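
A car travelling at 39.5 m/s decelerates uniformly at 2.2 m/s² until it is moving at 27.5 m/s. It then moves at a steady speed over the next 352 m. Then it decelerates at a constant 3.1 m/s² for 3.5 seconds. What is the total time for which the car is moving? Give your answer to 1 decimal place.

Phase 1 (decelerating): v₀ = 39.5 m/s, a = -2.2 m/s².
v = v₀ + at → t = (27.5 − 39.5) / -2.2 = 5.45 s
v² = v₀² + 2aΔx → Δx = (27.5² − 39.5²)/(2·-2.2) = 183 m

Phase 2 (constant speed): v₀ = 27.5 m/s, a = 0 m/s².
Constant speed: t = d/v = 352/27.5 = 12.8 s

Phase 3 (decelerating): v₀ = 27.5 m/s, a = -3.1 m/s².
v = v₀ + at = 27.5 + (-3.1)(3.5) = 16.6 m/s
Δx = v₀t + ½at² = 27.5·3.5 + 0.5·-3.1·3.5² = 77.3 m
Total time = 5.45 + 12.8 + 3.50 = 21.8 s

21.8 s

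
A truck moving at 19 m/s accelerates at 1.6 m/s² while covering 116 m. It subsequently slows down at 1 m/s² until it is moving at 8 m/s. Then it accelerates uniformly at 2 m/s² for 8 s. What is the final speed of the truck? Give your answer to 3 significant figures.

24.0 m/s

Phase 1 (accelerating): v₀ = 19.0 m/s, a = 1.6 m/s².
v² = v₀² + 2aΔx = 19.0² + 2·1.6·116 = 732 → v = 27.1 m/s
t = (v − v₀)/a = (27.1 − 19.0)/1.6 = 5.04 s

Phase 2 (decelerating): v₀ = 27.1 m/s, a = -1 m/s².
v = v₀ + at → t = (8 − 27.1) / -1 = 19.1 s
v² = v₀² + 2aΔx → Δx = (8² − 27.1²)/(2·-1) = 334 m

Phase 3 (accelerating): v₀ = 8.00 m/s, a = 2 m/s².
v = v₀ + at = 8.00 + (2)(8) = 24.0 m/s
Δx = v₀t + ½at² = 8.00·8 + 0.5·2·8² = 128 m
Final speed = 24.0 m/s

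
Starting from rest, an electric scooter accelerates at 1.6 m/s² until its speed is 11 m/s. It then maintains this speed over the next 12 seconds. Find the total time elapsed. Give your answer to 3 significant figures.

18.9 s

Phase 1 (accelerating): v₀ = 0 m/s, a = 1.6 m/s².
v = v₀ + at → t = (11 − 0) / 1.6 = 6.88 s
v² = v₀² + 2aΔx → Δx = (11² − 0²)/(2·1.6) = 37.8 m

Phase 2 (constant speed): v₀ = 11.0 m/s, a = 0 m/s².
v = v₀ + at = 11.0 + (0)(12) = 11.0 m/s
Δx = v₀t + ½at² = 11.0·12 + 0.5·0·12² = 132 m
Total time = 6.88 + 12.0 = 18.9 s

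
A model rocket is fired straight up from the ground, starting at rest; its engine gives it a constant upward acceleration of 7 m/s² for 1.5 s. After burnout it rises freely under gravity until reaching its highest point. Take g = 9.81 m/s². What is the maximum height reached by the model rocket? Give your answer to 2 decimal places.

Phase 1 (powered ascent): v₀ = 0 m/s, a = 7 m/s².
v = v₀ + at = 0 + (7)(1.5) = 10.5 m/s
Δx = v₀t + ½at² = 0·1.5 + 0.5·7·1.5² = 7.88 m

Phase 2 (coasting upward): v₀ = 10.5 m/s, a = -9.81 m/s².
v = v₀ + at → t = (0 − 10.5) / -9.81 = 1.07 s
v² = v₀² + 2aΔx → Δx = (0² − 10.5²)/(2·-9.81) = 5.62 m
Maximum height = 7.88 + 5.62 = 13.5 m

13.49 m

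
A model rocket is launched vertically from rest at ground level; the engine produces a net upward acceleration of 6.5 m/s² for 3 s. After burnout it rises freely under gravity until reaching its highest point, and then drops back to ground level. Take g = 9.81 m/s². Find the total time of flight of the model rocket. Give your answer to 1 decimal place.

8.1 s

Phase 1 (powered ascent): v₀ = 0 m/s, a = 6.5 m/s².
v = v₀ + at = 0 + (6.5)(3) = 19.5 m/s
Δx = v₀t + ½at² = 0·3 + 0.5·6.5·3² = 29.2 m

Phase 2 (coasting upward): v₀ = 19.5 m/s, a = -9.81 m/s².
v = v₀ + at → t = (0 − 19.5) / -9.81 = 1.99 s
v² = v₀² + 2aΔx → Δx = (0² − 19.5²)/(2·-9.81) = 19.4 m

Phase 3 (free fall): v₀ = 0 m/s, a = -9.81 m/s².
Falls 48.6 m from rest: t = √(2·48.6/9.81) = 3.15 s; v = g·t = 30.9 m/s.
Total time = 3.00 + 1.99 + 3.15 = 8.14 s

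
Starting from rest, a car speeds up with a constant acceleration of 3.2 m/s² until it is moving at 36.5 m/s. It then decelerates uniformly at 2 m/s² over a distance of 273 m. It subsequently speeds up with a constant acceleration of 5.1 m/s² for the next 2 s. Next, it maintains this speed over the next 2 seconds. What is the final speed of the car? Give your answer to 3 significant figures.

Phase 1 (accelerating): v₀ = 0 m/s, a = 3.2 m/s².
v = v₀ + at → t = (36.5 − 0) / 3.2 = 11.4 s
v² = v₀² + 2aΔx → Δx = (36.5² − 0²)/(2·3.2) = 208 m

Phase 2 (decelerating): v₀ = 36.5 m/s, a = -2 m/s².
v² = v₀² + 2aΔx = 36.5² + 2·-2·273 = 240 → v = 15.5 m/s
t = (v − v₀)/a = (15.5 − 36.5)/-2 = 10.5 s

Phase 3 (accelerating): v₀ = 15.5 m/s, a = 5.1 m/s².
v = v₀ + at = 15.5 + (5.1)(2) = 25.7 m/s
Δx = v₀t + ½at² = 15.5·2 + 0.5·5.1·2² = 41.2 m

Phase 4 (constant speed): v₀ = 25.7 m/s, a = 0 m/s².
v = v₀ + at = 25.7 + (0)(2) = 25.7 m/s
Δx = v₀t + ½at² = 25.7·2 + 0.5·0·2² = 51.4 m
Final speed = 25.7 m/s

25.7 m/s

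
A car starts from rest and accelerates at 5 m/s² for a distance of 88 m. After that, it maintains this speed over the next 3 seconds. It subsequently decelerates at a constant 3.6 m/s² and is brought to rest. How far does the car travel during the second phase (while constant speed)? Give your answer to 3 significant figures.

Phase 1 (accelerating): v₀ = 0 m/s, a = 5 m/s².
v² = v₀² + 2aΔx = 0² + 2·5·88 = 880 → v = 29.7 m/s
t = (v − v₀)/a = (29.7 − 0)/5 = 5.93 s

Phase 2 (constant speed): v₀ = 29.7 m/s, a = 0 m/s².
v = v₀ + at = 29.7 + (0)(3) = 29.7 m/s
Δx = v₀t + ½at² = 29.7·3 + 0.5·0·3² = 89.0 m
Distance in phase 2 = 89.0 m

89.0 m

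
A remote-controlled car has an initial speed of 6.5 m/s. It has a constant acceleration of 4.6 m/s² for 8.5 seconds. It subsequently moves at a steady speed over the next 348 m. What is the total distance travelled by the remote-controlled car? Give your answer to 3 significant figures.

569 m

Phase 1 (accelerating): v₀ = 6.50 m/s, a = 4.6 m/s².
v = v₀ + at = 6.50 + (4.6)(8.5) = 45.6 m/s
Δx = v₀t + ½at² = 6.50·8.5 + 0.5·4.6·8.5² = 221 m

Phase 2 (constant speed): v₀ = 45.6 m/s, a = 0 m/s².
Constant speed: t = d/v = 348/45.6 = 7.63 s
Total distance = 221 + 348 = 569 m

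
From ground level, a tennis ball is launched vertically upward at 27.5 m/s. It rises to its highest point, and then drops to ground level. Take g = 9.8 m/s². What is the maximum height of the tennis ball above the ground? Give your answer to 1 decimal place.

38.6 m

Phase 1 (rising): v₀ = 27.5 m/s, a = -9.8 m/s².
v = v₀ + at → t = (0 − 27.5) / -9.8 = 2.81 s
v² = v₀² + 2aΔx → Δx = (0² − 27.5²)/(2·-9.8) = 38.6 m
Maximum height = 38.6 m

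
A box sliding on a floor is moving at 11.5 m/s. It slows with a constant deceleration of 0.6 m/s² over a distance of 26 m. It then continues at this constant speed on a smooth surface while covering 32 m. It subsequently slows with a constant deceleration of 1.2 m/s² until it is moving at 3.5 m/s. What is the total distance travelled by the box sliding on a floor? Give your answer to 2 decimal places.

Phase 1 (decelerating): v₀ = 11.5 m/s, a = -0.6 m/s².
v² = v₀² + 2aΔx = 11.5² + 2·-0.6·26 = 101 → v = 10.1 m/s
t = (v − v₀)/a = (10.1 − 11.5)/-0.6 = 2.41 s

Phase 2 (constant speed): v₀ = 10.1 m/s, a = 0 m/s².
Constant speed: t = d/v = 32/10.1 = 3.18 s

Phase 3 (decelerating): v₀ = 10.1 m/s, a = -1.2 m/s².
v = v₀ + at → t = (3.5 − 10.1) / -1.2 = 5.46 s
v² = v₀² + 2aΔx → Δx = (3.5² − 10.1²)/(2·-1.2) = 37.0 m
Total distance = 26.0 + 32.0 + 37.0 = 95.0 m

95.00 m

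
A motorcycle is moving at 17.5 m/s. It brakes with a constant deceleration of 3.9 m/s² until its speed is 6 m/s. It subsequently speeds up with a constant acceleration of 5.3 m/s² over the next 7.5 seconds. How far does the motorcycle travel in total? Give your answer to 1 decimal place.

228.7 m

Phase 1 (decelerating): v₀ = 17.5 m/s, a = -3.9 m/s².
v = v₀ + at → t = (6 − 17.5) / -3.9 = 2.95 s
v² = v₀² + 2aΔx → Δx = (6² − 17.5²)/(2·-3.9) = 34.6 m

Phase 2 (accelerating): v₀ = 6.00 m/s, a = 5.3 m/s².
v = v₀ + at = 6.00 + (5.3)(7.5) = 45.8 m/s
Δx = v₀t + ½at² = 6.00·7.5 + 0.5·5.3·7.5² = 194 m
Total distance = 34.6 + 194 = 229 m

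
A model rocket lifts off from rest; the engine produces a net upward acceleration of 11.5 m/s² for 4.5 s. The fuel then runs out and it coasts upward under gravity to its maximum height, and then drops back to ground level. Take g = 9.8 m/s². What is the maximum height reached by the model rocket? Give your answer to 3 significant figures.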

****

WHAT YOU SHOULD DO: Each line from the one that contains "A motorcycle is" through the end of the records must be repeated exactly. No other line belongs in the answer.

ANSWER SPACE:
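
A motorcycle is moving at 17.5 m/s. It brakes with a constant deceleration of 3.9 m/s² until its speed is 6 m/s. It subsequently speeds up with a constant acceleration of 5.3 m/s² over the next 7.5 seconds. How far does the motorcycle travel in total? Give your answer to 1 decimal place.

228.7 m

Phase 1 (decelerating): v₀ = 17.5 m/s, a = -3.9 m/s².
v = v₀ + at → t = (6 − 17.5) / -3.9 = 2.95 s
v² = v₀² + 2aΔx → Δx = (6² − 17.5²)/(2·-3.9) = 34.6 m

Phase 2 (accelerating): v₀ = 6.00 m/s, a = 5.3 m/s².
v = v₀ + at = 6.00 + (5.3)(7.5) = 45.8 m/s
Δx = v₀t + ½at² = 6.00·7.5 + 0.5·5.3·7.5² = 194 m
Total distance = 34.6 + 194 = 229 m

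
A model rocket lifts off from rest; the engine produces a net upward acceleration of 11.5 m/s² for 4.5 s. The fuel then runs out and it coasts upward under gravity to its maximum height, and then drops back to ground level. Take g = 9.8 m/s². What is the maximum height reached by the model rocket? Give your answer to 3 significant figures.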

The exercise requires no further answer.